━━ DATA EXCERPTS

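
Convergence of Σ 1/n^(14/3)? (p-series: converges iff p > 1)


p-series test: Σ c/n^p converges if p > 1, diverges if p ≤ 1 (constant c > 0 doesn't affect convergence).
p = 14/3
14/3 > 1 → CONVERGES

Converges (p = 14/3 > 1)


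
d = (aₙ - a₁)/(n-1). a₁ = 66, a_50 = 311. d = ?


d = (aₙ - a₁)/(n-1)
= (311 - 66)/(50-1)
= 245/49 = 5

d = 5


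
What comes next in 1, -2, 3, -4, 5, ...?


Pattern: alternating sign, magnitude arithmetic (d=1)
Terms: 1, -2, 3, -4, 5
Next term = -6

Next term = -6


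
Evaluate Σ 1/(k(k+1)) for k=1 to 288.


1/(k(k+1)) = 1/k - 1/(k+1) (partial fractions)
Telescoping: Σ = 1 - 1/289 = 288/289

Sum = 288/289


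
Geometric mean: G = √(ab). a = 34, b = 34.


GM = √(34×34) = √1156 = 34

GM = 34


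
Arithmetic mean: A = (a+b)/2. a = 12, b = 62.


AM = (12 + 62)/2 = 74/2 = 37

AM = 37


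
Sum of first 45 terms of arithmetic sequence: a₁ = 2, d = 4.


aₙ = 2 + (45-1)×4 = 178
Sₙ = n(a₁+aₙ)/2 = 45×(2+178)/2
= 45×180/2 = 4050

S_45 = 4050


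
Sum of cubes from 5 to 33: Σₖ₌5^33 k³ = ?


Σₖ₌5^33 k³ = [33·34/2]² − [4·5/2]²
= 314721 − 100 = 314621

Σk³ = 314621


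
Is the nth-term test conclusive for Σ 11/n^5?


lim(n→∞) 11/n^5 = 0
lim aₙ = 0 → nth-term test is INCONCLUSIVE
(Need other tests; this is actually a convergent p-series with p=5 > 1)

Inconclusive (lim aₙ = 0; need another test)


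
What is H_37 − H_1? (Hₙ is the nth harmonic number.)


Σₖ₌2^37 1/k = 1/2 + 1/3 + 1/4 + ... + 1/37
= 1555077795250633/485721041551200
≈ 3.2016

Sum = 1555077795250633/485721041551200 ≈ 3.2016


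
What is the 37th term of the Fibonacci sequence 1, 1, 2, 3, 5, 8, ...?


Fibonacci sequence: 1, 1, 2, 3, 5, 8, 13, 21, 34, 55, 89, ...
F(37) = 24157817

F(37) = 24157817


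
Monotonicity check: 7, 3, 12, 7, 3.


Differences: -4, 9, -5, -4
Difference at position 2 is +9 (> 0) but position 1 is -4 (< 0) — sequence both rises and falls
→ NOT monotonic

Not monotonic


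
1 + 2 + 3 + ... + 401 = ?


n(n+1)/2 = 401×402/2 = 161202/2 = 80601

Σk = 80601


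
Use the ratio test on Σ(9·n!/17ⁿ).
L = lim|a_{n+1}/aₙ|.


aₙ = 9·n!/17^n
a_{n+1}/aₙ = (n+1)!/17^(n+1) × 17^n/n!  (constant 9 cancels)
= (n+1)/17
L = lim(n→∞) (n+1)/17 = ∞
L > 1 → series DIVERGES

Diverges (ratio test: L = ∞ > 1)


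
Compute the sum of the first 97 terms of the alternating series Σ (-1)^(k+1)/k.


S = 1 - 1/2 + 1/3 - 1/4 + 1/5 - 1/6 + 1/7 - 1/8 ± ...
= 0.6983
(Full series converges to +ln(2) ≈ +0.6931)

S_97 = 0.6983


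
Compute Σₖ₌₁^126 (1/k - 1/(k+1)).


Telescoping: adjacent terms cancel.
= 1/1 - 1/127
= 1 - 1/127 = 126/127

Sum = 126/127


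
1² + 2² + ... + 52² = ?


n = 52
n(n+1)(2n+1)/6 = 52×53×105/6
= 289380/6 = 48230

Σk² = 48230


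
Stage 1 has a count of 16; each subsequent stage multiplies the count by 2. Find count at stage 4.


aₙ = a₁·r^(n-1)
= 16×2^3
= 16×8
= 128

a_4 = 128


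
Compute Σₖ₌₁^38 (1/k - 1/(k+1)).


Telescoping: adjacent terms cancel.
= 1/1 - 1/39
= 1 - 1/39 = 38/39

Sum = 38/39


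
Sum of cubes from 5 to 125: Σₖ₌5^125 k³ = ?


Σₖ₌5^125 k³ = [125·126/2]² − [4·5/2]²
= 62015625 − 100 = 62015525

Σk³ = 62015525


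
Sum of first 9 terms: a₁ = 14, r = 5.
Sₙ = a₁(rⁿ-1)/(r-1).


Sₙ = 14×(5^9 - 1)/(5 - 1)
= 14×(1953125 - 1)/4
= 14×1953124/4
= 6835934

S_9 = 6835934


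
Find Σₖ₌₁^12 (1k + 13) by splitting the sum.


Σ(1k+13) = 1·Σk + 13·n
= 1·78 + 13·12
= 78 + 156 = 234

Σ = 234


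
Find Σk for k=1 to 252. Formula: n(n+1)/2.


n(n+1)/2 = 252×253/2 = 63756/2 = 31878

Σk = 31878


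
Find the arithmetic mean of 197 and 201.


AM = (197 + 201)/2 = 398/2 = 199

AM = 199


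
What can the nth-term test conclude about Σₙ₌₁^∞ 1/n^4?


lim(n→∞) 1/n^4 = 0
lim aₙ = 0 → nth-term test is INCONCLUSIVE
(Need other tests; this is actually a convergent p-series with p=4 > 1)

Inconclusive (lim aₙ = 0; need another test)


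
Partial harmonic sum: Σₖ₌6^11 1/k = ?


Σₖ₌6^11 1/k = 1/6 + 1/7 + 1/8 + 1/9 + 1/10 + 1/11
= 20417/27720
≈ 0.7365

Sum = 20417/27720 ≈ 0.7365


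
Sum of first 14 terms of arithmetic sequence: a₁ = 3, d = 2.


aₙ = 3 + (14-1)×2 = 29
Sₙ = n(a₁+aₙ)/2 = 14×(3+29)/2
= 14×32/2 = 224

S_14 = 224


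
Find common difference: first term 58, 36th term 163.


d = (aₙ - a₁)/(n-1)
= (163 - 58)/(36-1)
= 105/35 = 3

d = 3


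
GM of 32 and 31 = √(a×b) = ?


GM = √(32×31) = √992 = 31.496

GM = 31.496


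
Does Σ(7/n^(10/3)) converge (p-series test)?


p-series test: Σ c/n^p converges if p > 1, diverges if p ≤ 1 (constant c > 0 doesn't affect convergence).
p = 10/3
10/3 > 1 → CONVERGES

Converges (p = 10/3 > 1)


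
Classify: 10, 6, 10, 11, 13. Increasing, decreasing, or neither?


Differences: -4, 4, 1, 2
Difference at position 2 is +4 (> 0) but position 1 is -4 (< 0) — sequence both rises and falls
→ NOT monotonic

Not monotonic


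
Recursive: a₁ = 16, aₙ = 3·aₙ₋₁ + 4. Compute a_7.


Computing step by step:
a_1 = 16
a_2 = 52
a_3 = 160
a_4 = 484
a_5 = 1456
a_6 = 4372
a_7 = 13120


a_7 = 13120


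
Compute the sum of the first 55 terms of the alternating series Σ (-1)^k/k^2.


S = -1 + 1/4 - 1/9 + 1/16 - 1/25 + 1/36 - 1/49 + 1/64 ± ...
= -0.8226
(Full series converges to -π²/12 ≈ -0.8225)

S_55 = -0.8226


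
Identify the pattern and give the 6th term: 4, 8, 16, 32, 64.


Pattern: powers of 2: 2ⁿ
Terms: 4, 8, 16, 32, 64
Next term = 128

Next term = 128


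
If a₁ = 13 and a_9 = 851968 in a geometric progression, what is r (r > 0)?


r^(n-1) = aₙ/a₁
r^8 = 851968/13 = 65536
r = 65536^(1/8)
= ±4; taking r > 0 gives r = 4

r = 4


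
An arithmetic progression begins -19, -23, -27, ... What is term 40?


aₙ = a₁ + (n-1)d
= -19 + (40-1)×-4
= -19 - 156
= -175

a_40 = -175


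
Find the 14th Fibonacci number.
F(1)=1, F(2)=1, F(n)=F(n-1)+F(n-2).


Fibonacci sequence: 1, 1, 2, 3, 5, 8, 13, 21, 34, 55, 89, ...
F(14) = 377

F(14) = 377


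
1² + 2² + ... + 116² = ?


n = 116
n(n+1)(2n+1)/6 = 116×117×233/6
= 3162276/6 = 527046

Σk² = 527046


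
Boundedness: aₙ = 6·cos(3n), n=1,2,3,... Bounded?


For all n, -1 ≤ cos(3n) ≤ 1, so -6 ≤ 6·cos(3n) ≤ 6
Lower bound: -6, Upper bound: 6
The sequence IS bounded

Bounded (-6 ≤ aₙ ≤ 6)


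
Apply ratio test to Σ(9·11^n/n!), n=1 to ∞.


aₙ = 9·11^n/n!
a_{n+1}/aₙ = 11^(n+1)/(n+1)! × n!/11^n  (constant 9 cancels)
= 11/(n+1)
L = lim(n→∞) 11/(n+1) = 0
L < 1 → series CONVERGES

Converges (ratio test: L = 0 < 1)


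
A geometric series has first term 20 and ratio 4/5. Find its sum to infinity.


S∞ = a₁/(1-r) = 20/(1 - 4/5)
= 20/(1/5)
= 100

S∞ = 100


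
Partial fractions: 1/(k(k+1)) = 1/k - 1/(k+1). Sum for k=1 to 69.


1/(k(k+1)) = 1/k - 1/(k+1) (partial fractions)
Telescoping: Σ = 1 - 1/70 = 69/70

Sum = 69/70


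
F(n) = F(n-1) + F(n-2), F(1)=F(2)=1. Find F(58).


Fibonacci sequence: 1, 1, 2, 3, 5, 8, 13, 21, 34, 55, 89, ...
F(58) = 591286729879

F(58) = 591286729879


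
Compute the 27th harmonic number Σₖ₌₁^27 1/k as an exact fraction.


H_27 = 1/1 + 1/2 + 1/3 + ... + 1/27
= 312536252003/80313433200
≈ 3.8915

H_27 = 312536252003/80313433200 ≈ 3.8915


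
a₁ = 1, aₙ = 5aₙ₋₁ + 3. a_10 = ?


Computing step by step:
a_1 = 1
a_2 = 8
a_3 = 43
a_4 = 218
a_5 = 1093
a_6 = 5468
a_7 = 27343
a_8 = 136718
a_9 = 683593
a_10 = 3417968


a_10 = 3417968


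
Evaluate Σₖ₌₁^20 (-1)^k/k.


S = -1 + 1/2 - 1/3 + 1/4 - 1/5 + 1/6 - 1/7 + 1/8 ± ...
= -0.6688
(Full series converges to -ln(2) ≈ -0.6931)

S_20 = -0.6688


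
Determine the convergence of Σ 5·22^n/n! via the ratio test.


aₙ = 5·22^n/n!
a_{n+1}/aₙ = 22^(n+1)/(n+1)! × n!/22^n  (constant 5 cancels)
= 22/(n+1)
L = lim(n→∞) 22/(n+1) = 0
L < 1 → series CONVERGES

Converges (ratio test: L = 0 < 1)


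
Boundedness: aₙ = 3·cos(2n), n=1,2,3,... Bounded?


For all n, -1 ≤ cos(2n) ≤ 1, so -3 ≤ 3·cos(2n) ≤ 3
Lower bound: -3, Upper bound: 3
The sequence IS bounded

Bounded (-3 ≤ aₙ ≤ 3)


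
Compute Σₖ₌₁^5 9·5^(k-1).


Sₙ = 9×(5^5 - 1)/(5 - 1)
= 9×(3125 - 1)/4
= 9×3124/4
= 7029

S_5 = 7029


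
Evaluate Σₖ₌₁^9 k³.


n(n+1)/2 = 9×10/2 = 45
Σk³ = 45² = 2025

Σk³ = 2025


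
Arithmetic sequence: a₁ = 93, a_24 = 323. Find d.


d = (aₙ - a₁)/(n-1)
= (323 - 93)/(24-1)
= 230/23 = 10

d = 10


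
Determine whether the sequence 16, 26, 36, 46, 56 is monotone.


Differences: 10, 10, 10, 10
All differences > 0 → strictly INCREASING

Monotonically increasing


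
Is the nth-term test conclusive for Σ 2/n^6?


lim(n→∞) 2/n^6 = 0
lim aₙ = 0 → nth-term test is INCONCLUSIVE
(Need other tests; this is actually a convergent p-series with p=6 > 1)

Inconclusive (lim aₙ = 0; need another test)


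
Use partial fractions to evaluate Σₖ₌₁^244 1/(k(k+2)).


1/(k(k+2)) = (1/2)·(1/k - 1/(k+2)) (partial fractions)
Telescoping: Σ = (1/2)·(1 + 1/2 - 1/245 - 1/246) = 44957/60270

Sum = 44957/60270


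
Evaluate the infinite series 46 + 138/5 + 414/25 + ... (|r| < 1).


S∞ = a₁/(1-r) = 46/(1 - 3/5)
= 46/(2/5)
= 115

S∞ = 115


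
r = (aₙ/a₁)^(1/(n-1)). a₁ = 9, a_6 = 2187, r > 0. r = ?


r^(n-1) = aₙ/a₁
r^5 = 2187/9 = 243
r = 243^(1/5)
= 3

r = 3


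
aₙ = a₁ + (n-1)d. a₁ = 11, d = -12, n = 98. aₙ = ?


aₙ = a₁ + (n-1)d
= 11 + (98-1)×-12
= 11 - 1164
= -1153

a_98 = -1153


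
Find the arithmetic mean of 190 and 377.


AM = (190 + 377)/2 = 567/2 = 283.5

AM = 283.5


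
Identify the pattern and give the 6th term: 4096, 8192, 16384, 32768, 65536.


Pattern: powers of 2: 2ⁿ
Terms: 4096, 8192, 16384, 32768, 65536
Next term = 131072

Next term = 131072


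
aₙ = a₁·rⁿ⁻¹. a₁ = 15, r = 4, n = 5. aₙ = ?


aₙ = a₁·r^(n-1)
= 15×4^4
= 15×256
= 3840

a_5 = 3840


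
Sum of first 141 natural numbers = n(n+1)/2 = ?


n(n+1)/2 = 141×142/2 = 20022/2 = 10011

Σk = 10011


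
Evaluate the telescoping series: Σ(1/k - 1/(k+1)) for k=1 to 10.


Telescoping: adjacent terms cancel.
= 1/1 - 1/11
= 1 - 1/11 = 10/11

Sum = 10/11


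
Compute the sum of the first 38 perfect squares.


n = 38
n(n+1)(2n+1)/6 = 38×39×77/6
= 114114/6 = 19019

Σk² = 19019


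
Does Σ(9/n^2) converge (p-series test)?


p-series test: Σ c/n^p converges if p > 1, diverges if p ≤ 1 (constant c > 0 doesn't affect convergence).
p = 2
2 > 1 → CONVERGES

Converges (p = 2 > 1)


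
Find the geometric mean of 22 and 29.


GM = √(22×29) = √638 = 25.2587

GM = 25.2587


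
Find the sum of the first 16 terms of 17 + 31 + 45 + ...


aₙ = 17 + (16-1)×14 = 227
Sₙ = n(a₁+aₙ)/2 = 16×(17+227)/2
= 16×244/2 = 1952

S_16 = 1952


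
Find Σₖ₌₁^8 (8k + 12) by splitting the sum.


Σ(8k+12) = 8·Σk + 12·n
= 8·36 + 12·8
= 288 + 96 = 384

Σ = 384


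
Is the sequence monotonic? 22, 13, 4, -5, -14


Differences: -9, -9, -9, -9
All differences < 0 → strictly DECREASING

Monotonically decreasing


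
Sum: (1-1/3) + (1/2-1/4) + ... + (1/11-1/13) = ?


Telescoping with gap 2: two head and two tail terms survive.
= (1 + 1/2) - (1/12 + 1/13)
= 3/2 - 1/12 - 1/13 = 209/156

Sum = 209/156


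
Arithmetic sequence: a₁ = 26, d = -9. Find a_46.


aₙ = a₁ + (n-1)d
= 26 + (46-1)×-9
= 26 - 405
= -379

a_46 = -379


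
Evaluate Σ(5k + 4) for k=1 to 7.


Σ(5k+4) = 5·Σk + 4·n
= 5·28 + 4·7
= 140 + 28 = 168

Σ = 168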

━━━━

=== YOUR TASK ===
Take the line that contains "Is the sequence monotonic? 22, 13, 4, -5, -14" and every line after it through the end of the listing above, and repeat them exactly.

=== OUTPUT FOR THIS TASK ===
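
Is the sequence monotonic? 22, 13, 4, -5, -14


Differences: -9, -9, -9, -9
All differences < 0 → strictly DECREASING

Monotonically decreasing


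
Sum: (1-1/3) + (1/2-1/4) + ... + (1/11-1/13) = ?


Telescoping with gap 2: two head and two tail terms survive.
= (1 + 1/2) - (1/12 + 1/13)
= 3/2 - 1/12 - 1/13 = 209/156

Sum = 209/156


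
Arithmetic sequence: a₁ = 26, d = -9. Find a_46.


aₙ = a₁ + (n-1)d
= 26 + (46-1)×-9
= 26 - 405
= -379

a_46 = -379


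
Evaluate Σ(5k + 4) for k=1 to 7.


Σ(5k+4) = 5·Σk + 4·n
= 5·28 + 4·7
= 140 + 28 = 168

Σ = 168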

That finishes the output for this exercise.